#### Activity:
The data that follows is to be given again, exactly as written.

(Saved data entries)
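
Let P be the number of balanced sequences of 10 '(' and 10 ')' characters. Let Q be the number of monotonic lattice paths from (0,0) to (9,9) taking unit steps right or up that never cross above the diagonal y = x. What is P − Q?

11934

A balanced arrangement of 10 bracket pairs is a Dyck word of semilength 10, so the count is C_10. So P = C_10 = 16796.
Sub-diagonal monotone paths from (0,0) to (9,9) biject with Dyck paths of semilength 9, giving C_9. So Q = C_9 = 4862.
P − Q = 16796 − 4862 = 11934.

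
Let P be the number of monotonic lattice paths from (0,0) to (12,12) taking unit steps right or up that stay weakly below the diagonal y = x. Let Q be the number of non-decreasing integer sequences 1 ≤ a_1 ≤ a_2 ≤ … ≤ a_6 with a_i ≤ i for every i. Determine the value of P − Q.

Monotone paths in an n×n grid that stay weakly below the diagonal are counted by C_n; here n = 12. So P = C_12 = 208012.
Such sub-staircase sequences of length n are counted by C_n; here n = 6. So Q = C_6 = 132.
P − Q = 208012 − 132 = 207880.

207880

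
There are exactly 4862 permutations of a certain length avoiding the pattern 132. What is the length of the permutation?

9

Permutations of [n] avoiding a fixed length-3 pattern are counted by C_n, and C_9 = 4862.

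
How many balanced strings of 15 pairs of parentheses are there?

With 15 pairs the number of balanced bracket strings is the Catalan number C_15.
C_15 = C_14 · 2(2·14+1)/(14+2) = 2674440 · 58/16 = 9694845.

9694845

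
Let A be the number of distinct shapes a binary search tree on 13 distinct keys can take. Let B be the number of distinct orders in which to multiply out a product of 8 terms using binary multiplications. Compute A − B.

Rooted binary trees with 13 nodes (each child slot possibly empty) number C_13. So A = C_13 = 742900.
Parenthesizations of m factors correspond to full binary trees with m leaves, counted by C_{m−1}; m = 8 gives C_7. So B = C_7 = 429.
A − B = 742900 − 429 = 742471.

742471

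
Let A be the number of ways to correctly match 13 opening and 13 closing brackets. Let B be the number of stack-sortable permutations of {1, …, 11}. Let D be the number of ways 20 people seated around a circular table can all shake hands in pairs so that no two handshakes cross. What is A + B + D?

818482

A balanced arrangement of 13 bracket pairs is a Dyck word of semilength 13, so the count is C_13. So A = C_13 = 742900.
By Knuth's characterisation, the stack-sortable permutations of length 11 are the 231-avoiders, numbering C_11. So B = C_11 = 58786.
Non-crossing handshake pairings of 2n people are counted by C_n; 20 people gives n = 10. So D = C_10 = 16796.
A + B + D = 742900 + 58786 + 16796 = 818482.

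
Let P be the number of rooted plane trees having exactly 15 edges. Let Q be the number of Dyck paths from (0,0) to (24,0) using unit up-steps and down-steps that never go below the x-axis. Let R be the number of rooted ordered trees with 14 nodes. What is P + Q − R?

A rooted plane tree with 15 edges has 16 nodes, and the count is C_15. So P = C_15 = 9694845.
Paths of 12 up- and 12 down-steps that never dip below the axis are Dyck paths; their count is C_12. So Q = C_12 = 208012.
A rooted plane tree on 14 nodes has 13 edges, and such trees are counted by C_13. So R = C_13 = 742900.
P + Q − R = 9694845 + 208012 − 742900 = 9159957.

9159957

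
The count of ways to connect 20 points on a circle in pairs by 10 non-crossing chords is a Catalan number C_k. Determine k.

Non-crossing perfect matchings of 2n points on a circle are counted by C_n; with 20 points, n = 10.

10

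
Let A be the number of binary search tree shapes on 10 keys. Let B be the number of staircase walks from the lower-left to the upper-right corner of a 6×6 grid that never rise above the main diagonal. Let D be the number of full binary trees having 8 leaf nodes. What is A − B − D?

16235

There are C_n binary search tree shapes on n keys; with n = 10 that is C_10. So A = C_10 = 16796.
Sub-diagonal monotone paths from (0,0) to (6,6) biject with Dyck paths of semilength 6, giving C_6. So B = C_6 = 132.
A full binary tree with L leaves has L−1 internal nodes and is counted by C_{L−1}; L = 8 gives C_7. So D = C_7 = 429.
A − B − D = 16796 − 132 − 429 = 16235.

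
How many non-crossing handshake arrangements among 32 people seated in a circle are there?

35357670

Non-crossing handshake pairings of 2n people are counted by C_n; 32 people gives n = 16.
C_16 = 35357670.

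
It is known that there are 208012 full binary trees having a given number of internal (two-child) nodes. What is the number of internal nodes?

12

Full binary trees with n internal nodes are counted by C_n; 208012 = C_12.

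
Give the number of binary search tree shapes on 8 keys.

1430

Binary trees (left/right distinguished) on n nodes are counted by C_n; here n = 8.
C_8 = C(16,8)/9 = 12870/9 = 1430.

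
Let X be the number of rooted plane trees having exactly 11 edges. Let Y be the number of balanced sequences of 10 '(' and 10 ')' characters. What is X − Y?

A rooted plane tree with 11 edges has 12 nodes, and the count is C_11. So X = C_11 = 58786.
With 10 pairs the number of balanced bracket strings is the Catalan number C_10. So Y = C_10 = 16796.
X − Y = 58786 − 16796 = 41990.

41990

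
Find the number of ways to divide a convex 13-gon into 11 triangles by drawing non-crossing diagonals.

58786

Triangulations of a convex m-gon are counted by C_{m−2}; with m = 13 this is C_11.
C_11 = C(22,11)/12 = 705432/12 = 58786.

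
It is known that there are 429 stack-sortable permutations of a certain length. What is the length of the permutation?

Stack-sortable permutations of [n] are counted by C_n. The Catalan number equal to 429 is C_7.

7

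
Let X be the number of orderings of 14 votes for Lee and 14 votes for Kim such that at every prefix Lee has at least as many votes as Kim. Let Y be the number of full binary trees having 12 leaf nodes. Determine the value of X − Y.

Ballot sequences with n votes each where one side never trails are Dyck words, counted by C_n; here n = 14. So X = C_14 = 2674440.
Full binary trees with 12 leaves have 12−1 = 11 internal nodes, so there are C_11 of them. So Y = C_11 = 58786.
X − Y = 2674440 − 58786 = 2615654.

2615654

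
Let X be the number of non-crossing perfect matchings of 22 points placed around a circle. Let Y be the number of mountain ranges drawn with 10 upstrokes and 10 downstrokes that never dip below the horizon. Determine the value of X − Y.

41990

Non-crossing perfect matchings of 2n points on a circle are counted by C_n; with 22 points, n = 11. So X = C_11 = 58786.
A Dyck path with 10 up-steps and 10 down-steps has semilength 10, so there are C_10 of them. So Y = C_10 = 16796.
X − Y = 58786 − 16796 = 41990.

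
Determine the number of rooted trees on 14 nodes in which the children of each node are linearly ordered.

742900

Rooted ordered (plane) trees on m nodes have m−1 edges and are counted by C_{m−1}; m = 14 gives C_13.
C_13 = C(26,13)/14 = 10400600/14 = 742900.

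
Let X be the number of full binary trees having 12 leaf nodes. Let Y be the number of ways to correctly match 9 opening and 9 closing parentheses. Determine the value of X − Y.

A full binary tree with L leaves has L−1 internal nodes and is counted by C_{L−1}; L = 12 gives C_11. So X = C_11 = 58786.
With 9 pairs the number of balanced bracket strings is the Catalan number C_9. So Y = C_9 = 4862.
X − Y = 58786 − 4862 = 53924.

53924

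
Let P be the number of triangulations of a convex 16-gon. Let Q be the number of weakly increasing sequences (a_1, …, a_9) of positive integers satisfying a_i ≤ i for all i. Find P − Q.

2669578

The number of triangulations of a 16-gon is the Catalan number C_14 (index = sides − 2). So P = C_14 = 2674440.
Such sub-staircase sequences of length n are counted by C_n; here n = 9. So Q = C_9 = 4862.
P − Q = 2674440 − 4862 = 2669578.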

#### Result:
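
Let P be the number of balanced sequences of 10 '(' and 10 ')' characters. Let Q be the number of monotonic lattice paths from (0,0) to (9,9) taking unit steps right or up that never cross above the diagonal y = x. What is P − Q?

11934

A balanced arrangement of 10 bracket pairs is a Dyck word of semilength 10, so the count is C_10. So P = C_10 = 16796.
Sub-diagonal monotone paths from (0,0) to (9,9) biject with Dyck paths of semilength 9, giving C_9. So Q = C_9 = 4862.
P − Q = 16796 − 4862 = 11934.

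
Let P be the number of monotonic lattice paths from (0,0) to (12,12) taking unit steps right or up that stay weakly below the diagonal y = x. Let Q be the number of non-decreasing integer sequences 1 ≤ a_1 ≤ a_2 ≤ … ≤ a_6 with a_i ≤ i for every i. Determine the value of P − Q.

Monotone paths in an n×n grid that stay weakly below the diagonal are counted by C_n; here n = 12. So P = C_12 = 208012.
Such sub-staircase sequences of length n are counted by C_n; here n = 6. So Q = C_6 = 132.
P − Q = 208012 − 132 = 207880.

207880

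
There are exactly 4862 permutations of a certain length avoiding the pattern 132. What is the length of the permutation?

9

Permutations of [n] avoiding a fixed length-3 pattern are counted by C_n, and C_9 = 4862.

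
How many balanced strings of 15 pairs of parentheses are there?

With 15 pairs the number of balanced bracket strings is the Catalan number C_15.
C_15 = C_14 · 2(2·14+1)/(14+2) = 2674440 · 58/16 = 9694845.

9694845

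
Let A be the number of distinct shapes a binary search tree on 13 distinct keys can take. Let B be the number of distinct orders in which to multiply out a product of 8 terms using binary multiplications. Compute A − B.

Rooted binary trees with 13 nodes (each child slot possibly empty) number C_13. So A = C_13 = 742900.
Parenthesizations of m factors correspond to full binary trees with m leaves, counted by C_{m−1}; m = 8 gives C_7. So B = C_7 = 429.
A − B = 742900 − 429 = 742471.

742471

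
Let A be the number of ways to correctly match 13 opening and 13 closing brackets. Let B be the number of stack-sortable permutations of {1, …, 11}. Let D be the number of ways 20 people seated around a circular table can all shake hands in pairs so that no two handshakes cross. What is A + B + D?

818482

A balanced arrangement of 13 bracket pairs is a Dyck word of semilength 13, so the count is C_13. So A = C_13 = 742900.
By Knuth's characterisation, the stack-sortable permutations of length 11 are the 231-avoiders, numbering C_11. So B = C_11 = 58786.
Non-crossing handshake pairings of 2n people are counted by C_n; 20 people gives n = 10. So D = C_10 = 16796.
A + B + D = 742900 + 58786 + 16796 = 818482.

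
Let P be the number of rooted plane trees having exactly 15 edges. Let Q be the number of Dyck paths from (0,0) to (24,0) using unit up-steps and down-steps that never go below the x-axis. Let R be the number of rooted ordered trees with 14 nodes. What is P + Q − R?

A rooted plane tree with 15 edges has 16 nodes, and the count is C_15. So P = C_15 = 9694845.
Paths of 12 up- and 12 down-steps that never dip below the axis are Dyck paths; their count is C_12. So Q = C_12 = 208012.
A rooted plane tree on 14 nodes has 13 edges, and such trees are counted by C_13. So R = C_13 = 742900.
P + Q − R = 9694845 + 208012 − 742900 = 9159957.

9159957

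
The count of ways to connect 20 points on a circle in pairs by 10 non-crossing chords is a Catalan number C_k. Determine k.

Non-crossing perfect matchings of 2n points on a circle are counted by C_n; with 20 points, n = 10.

10

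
Let A be the number of binary search tree shapes on 10 keys. Let B be the number of staircase walks from the lower-left to the upper-right corner of a 6×6 grid that never rise above the main diagonal. Let D be the number of full binary trees having 8 leaf nodes. What is A − B − D?

16235

There are C_n binary search tree shapes on n keys; with n = 10 that is C_10. So A = C_10 = 16796.
Sub-diagonal monotone paths from (0,0) to (6,6) biject with Dyck paths of semilength 6, giving C_6. So B = C_6 = 132.
A full binary tree with L leaves has L−1 internal nodes and is counted by C_{L−1}; L = 8 gives C_7. So D = C_7 = 429.
A − B − D = 16796 − 132 − 429 = 16235.

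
How many non-crossing handshake arrangements among 32 people seated in a circle are there?

35357670

Non-crossing handshake pairings of 2n people are counted by C_n; 32 people gives n = 16.
C_16 = 35357670.

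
It is known that there are 208012 full binary trees having a given number of internal (two-child) nodes. What is the number of internal nodes?

12

Full binary trees with n internal nodes are counted by C_n; 208012 = C_12.

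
Give the number of binary search tree shapes on 8 keys.

1430

Binary trees (left/right distinguished) on n nodes are counted by C_n; here n = 8.
C_8 = C(16,8)/9 = 12870/9 = 1430.

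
Let X be the number of rooted plane trees having exactly 11 edges. Let Y be the number of balanced sequences of 10 '(' and 10 ')' characters. What is X − Y?

A rooted plane tree with 11 edges has 12 nodes, and the count is C_11. So X = C_11 = 58786.
With 10 pairs the number of balanced bracket strings is the Catalan number C_10. So Y = C_10 = 16796.
X − Y = 58786 − 16796 = 41990.

41990

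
Find the number of ways to divide a convex 13-gon into 11 triangles by drawing non-crossing diagonals.

58786

Triangulations of a convex m-gon are counted by C_{m−2}; with m = 13 this is C_11.
C_11 = C(22,11)/12 = 705432/12 = 58786.

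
It is known that there are 429 stack-sortable permutations of a certain length. What is the length of the permutation?

Stack-sortable permutations of [n] are counted by C_n. The Catalan number equal to 429 is C_7.

7

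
Let X be the number of orderings of 14 votes for Lee and 14 votes for Kim such that at every prefix Lee has at least as many votes as Kim. Let Y be the number of full binary trees having 12 leaf nodes. Determine the value of X − Y.

Ballot sequences with n votes each where one side never trails are Dyck words, counted by C_n; here n = 14. So X = C_14 = 2674440.
Full binary trees with 12 leaves have 12−1 = 11 internal nodes, so there are C_11 of them. So Y = C_11 = 58786.
X − Y = 2674440 − 58786 = 2615654.

2615654

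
Let X be the number of non-crossing perfect matchings of 22 points placed around a circle. Let Y be the number of mountain ranges drawn with 10 upstrokes and 10 downstrokes that never dip below the horizon. Determine the value of X − Y.

41990

Non-crossing perfect matchings of 2n points on a circle are counted by C_n; with 22 points, n = 11. So X = C_11 = 58786.
A Dyck path with 10 up-steps and 10 down-steps has semilength 10, so there are C_10 of them. So Y = C_10 = 16796.
X − Y = 58786 − 16796 = 41990.

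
Determine the number of rooted trees on 14 nodes in which the children of each node are linearly ordered.

742900

Rooted ordered (plane) trees on m nodes have m−1 edges and are counted by C_{m−1}; m = 14 gives C_13.
C_13 = C(26,13)/14 = 10400600/14 = 742900.

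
Let X be the number of full binary trees having 12 leaf nodes. Let Y be the number of ways to correctly match 9 opening and 9 closing parentheses. Determine the value of X − Y.

A full binary tree with L leaves has L−1 internal nodes and is counted by C_{L−1}; L = 12 gives C_11. So X = C_11 = 58786.
With 9 pairs the number of balanced bracket strings is the Catalan number C_9. So Y = C_9 = 4862.
X − Y = 58786 − 4862 = 53924.

53924

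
Let P be the number of triangulations of a convex 16-gon. Let Q be the number of weakly increasing sequences (a_1, …, a_9) of positive integers satisfying a_i ≤ i for all i. Find P − Q.

2669578

The number of triangulations of a 16-gon is the Catalan number C_14 (index = sides − 2). So P = C_14 = 2674440.
Such sub-staircase sequences of length n are counted by C_n; here n = 9. So Q = C_9 = 4862.
P − Q = 2674440 − 4862 = 2669578.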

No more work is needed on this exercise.